Where the word "this" shows up in the entries below, please copy the whole line.

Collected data
----

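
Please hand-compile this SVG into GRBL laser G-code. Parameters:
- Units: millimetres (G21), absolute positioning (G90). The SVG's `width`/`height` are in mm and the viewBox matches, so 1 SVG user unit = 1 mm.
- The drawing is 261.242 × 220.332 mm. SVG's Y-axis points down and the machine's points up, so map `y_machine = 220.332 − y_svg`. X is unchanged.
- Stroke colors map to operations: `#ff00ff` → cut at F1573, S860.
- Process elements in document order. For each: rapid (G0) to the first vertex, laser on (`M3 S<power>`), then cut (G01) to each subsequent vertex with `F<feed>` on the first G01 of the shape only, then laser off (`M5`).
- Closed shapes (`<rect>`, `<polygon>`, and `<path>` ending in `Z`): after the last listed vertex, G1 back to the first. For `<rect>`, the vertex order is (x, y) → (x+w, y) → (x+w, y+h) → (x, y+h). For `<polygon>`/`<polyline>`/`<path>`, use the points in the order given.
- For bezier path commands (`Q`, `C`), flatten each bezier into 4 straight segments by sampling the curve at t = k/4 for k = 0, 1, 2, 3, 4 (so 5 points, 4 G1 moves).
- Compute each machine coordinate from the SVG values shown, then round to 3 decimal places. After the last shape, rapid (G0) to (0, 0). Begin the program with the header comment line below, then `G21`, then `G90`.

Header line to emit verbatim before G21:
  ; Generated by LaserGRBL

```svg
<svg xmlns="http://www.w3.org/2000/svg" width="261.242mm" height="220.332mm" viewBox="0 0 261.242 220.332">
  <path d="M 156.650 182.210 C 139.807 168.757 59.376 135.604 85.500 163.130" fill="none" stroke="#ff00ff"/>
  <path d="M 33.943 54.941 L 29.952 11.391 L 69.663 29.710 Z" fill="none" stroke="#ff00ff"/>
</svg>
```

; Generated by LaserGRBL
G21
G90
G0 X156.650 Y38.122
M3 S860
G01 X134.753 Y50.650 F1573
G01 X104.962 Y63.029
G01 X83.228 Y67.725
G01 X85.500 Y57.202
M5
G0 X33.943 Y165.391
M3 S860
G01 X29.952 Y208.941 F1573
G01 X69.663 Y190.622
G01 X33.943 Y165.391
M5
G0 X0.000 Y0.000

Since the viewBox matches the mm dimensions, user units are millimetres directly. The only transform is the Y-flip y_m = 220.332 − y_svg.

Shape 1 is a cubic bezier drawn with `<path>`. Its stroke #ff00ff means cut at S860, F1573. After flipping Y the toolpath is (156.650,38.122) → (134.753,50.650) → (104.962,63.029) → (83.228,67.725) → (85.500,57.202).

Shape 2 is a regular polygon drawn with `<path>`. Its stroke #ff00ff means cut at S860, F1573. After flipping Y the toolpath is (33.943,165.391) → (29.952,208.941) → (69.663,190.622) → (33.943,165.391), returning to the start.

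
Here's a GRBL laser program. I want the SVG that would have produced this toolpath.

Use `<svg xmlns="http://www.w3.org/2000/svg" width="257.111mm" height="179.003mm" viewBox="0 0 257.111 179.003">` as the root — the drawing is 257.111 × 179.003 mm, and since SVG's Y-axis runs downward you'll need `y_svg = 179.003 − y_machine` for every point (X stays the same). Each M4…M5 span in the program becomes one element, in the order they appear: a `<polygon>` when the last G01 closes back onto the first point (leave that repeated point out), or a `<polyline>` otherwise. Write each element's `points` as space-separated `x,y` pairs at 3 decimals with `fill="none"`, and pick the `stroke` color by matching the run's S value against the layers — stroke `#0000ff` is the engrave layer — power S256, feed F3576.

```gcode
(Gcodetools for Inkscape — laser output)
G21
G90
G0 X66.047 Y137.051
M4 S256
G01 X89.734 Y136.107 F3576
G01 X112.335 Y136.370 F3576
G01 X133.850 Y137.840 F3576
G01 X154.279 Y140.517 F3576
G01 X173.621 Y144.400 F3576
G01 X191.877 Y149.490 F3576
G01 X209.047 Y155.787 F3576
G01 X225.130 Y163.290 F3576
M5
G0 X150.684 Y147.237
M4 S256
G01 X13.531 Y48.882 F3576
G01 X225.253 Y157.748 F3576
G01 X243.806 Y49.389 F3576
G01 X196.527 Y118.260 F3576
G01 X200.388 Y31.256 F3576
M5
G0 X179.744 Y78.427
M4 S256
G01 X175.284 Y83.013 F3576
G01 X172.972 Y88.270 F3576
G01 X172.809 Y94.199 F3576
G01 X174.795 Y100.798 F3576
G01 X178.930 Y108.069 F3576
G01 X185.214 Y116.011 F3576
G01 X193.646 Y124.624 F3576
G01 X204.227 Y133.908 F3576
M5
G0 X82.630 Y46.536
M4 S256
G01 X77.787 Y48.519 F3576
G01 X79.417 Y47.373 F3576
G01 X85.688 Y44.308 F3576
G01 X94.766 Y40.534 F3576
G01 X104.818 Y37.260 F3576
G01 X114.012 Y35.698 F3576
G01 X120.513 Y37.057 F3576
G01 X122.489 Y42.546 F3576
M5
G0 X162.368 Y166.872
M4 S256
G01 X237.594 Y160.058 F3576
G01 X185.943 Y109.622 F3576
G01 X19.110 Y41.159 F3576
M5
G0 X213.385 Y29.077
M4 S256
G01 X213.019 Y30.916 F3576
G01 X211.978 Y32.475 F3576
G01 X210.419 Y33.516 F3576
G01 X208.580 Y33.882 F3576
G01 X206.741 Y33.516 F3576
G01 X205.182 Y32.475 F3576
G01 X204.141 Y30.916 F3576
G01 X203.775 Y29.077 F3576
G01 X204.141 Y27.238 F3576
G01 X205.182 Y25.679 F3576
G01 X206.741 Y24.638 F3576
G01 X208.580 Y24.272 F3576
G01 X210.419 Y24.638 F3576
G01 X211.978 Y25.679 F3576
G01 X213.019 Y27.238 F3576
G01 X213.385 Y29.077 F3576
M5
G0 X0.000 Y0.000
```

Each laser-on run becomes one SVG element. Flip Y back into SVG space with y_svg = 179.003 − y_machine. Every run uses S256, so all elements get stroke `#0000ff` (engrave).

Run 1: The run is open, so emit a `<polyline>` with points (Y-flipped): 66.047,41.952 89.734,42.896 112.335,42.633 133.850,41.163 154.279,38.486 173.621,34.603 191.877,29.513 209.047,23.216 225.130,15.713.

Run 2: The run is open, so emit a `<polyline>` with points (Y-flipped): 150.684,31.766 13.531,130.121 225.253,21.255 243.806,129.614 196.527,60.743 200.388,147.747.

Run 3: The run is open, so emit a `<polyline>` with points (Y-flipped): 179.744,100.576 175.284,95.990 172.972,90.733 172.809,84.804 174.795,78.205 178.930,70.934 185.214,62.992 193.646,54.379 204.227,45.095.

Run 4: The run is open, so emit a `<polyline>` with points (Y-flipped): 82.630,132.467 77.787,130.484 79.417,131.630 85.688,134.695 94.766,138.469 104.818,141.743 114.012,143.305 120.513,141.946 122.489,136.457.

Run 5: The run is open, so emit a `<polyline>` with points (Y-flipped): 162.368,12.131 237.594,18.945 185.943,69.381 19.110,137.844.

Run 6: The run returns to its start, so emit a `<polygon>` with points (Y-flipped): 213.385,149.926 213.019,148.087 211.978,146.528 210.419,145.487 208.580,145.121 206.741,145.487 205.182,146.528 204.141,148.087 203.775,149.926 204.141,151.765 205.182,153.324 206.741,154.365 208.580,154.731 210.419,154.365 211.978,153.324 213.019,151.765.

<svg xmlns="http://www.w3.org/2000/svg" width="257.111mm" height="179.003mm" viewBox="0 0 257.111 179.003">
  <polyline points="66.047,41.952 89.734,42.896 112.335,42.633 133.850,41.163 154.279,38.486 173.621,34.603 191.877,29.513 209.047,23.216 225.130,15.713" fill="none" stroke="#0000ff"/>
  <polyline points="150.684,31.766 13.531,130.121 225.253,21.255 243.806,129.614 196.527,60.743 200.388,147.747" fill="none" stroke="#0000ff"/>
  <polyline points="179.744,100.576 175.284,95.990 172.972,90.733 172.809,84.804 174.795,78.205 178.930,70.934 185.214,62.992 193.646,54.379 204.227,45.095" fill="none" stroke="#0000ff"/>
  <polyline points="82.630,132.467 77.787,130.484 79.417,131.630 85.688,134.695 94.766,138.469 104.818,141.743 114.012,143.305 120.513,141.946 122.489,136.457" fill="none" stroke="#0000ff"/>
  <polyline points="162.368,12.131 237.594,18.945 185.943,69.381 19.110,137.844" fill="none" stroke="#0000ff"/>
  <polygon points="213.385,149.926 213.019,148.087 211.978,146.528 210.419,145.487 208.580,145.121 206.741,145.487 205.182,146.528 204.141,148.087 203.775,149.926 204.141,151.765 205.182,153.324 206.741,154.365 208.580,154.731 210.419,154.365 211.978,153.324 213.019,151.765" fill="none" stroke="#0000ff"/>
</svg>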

----

## EXERCISE RESULT
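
Please hand-compile this SVG into GRBL laser G-code. Parameters:
Here's a GRBL laser program. I want the SVG that would have produced this toolpath.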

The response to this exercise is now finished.